SOURCE DATA Start Marker
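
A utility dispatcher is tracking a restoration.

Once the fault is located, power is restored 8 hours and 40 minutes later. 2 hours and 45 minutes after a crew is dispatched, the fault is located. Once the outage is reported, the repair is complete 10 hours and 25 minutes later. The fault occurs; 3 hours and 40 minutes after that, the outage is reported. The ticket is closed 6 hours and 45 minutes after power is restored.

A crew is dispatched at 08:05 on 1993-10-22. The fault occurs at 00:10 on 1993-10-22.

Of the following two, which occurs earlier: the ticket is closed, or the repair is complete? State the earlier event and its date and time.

The repair is complete — 14:15 on 1993-10-22

A crew is dispatched: 08:05 Oct 22, 1993.
The fault is located: 08:05 Oct 22, 1993 + 2h45m = 10:50 Oct 22, 1993.
Power is restored: 10:50 Oct 22, 1993 + 8h40m = 19:30 Oct 22, 1993.
The ticket is closed: 19:30 Oct 22, 1993 + 6h45m = 02:15 Oct 23, 1993.
The fault occurs: 00:10 Oct 22, 1993.
The outage is reported: 00:10 Oct 22, 1993 + 3h40m = 03:50 Oct 22, 1993.
The repair is complete: 03:50 Oct 22, 1993 + 10h25m = 14:15 Oct 22, 1993.
Comparing: the ticket is closed at 02:15 Oct 23, 1993 vs the repair is complete at 14:15 Oct 22, 1993. Earlier: the repair is complete.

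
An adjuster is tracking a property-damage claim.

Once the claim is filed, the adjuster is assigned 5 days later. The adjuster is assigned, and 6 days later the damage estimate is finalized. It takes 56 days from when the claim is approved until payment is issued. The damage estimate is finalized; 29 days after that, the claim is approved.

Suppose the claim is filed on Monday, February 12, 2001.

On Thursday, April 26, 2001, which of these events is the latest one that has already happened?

The claim is filed: Feb 12, 2001.
The adjuster is assigned: Feb 12, 2001 + 5 days = Feb 17, 2001.
The damage estimate is finalized: Feb 17, 2001 + 6 days = Feb 23, 2001.
The claim is approved: Feb 23, 2001 + 29 days = Mar 24, 2001.
Payment is issued: Mar 24, 2001 + 56 days = May 19, 2001.
Apr 26, 2001 falls between when the claim is approved (Mar 24, 2001) and when payment is issued (May 19, 2001).

The claim is approved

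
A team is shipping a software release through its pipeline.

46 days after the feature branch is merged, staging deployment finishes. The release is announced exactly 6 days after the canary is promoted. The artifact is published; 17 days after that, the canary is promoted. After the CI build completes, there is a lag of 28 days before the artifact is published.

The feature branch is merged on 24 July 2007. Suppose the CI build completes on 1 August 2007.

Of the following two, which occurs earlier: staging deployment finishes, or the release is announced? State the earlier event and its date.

The feature branch is merged: Jul 24, 2007.
Staging deployment finishes: Jul 24, 2007 + 46 days = Sep 8, 2007.
The CI build completes: Aug 1, 2007.
The artifact is published: Aug 1, 2007 + 28 days = Aug 29, 2007.
The canary is promoted: Aug 29, 2007 + 17 days = Sep 15, 2007.
The release is announced: Sep 15, 2007 + 6 days = Sep 21, 2007.
Comparing: staging deployment finishes on Sep 8, 2007 vs the release is announced on Sep 21, 2007. Earlier: staging deployment finishes.

Staging deployment finishes — 8 September 2007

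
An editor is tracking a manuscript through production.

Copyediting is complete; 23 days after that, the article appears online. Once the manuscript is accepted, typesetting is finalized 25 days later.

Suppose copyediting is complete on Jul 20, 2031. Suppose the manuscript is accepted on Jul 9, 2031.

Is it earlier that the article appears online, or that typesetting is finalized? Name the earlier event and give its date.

Copyediting is complete: Jul 20, 2031.
The article appears online: Jul 20, 2031 + 23 days = Aug 12, 2031.
The manuscript is accepted: Jul 9, 2031.
Typesetting is finalized: Jul 9, 2031 + 25 days = Aug 3, 2031.
Comparing: the article appears online on Aug 12, 2031 vs typesetting is finalized on Aug 3, 2031. Earlier: typesetting is finalized.

Typesetting is finalized — Aug 3, 2031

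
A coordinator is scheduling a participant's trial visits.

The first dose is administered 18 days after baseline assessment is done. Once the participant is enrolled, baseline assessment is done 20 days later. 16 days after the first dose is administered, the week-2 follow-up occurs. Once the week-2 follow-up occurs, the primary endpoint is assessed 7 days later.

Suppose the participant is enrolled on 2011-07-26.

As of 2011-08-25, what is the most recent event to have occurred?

The participant is enrolled: Jul 26, 2011.
Baseline assessment is done: Jul 26, 2011 + 20 days = Aug 15, 2011.
The first dose is administered: Aug 15, 2011 + 18 days = Sep 2, 2011.
The week-2 follow-up occurs: Sep 2, 2011 + 16 days = Sep 18, 2011.
The primary endpoint is assessed: Sep 18, 2011 + 7 days = Sep 25, 2011.
Aug 25, 2011 falls between when baseline assessment is done (Aug 15, 2011) and when the first dose is administered (Sep 2, 2011).

Baseline assessment is done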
SOURCE DATA End Marker
Search the data for "Suppose". Copy every matching line.

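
Suppose the claim is filed on Monday, February 12, 2001.
The feature branch is merged on 24 July 2007. Suppose the CI build completes on 1 August 2007.
Suppose copyediting is complete on Jul 20, 2031. Suppose the manuscript is accepted on Jul 9, 2031.
Suppose the participant is enrolled on 2011-07-26.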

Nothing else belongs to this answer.